Directions:
Please report the number of lines in the entries below that contain "What", with nothing added.

Information supplied:
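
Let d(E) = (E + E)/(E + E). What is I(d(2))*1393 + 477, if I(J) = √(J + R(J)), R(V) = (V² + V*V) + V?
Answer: 3263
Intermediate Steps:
R(V) = V + 2*V² (R(V) = (V² + V²) + V = 2*V² + V = V + 2*V²)
d(E) = 1 (d(E) = (2*E)/((2*E)) = (2*E)*(1/(2*E)) = 1)
I(J) = √(J + J*(1 + 2*J))
I(d(2))*1393 + 477 = (√2*√(1*(1 + 1)))*1393 + 477 = (√2*√(1*2))*1393 + 477 = (√2*√2)*1393 + 477 = 2*1393 + 477 = 2786 + 477 = 3263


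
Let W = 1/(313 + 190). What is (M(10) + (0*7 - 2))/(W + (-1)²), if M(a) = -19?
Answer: -503/24 ≈ -20.958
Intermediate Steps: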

Reply to the task:
2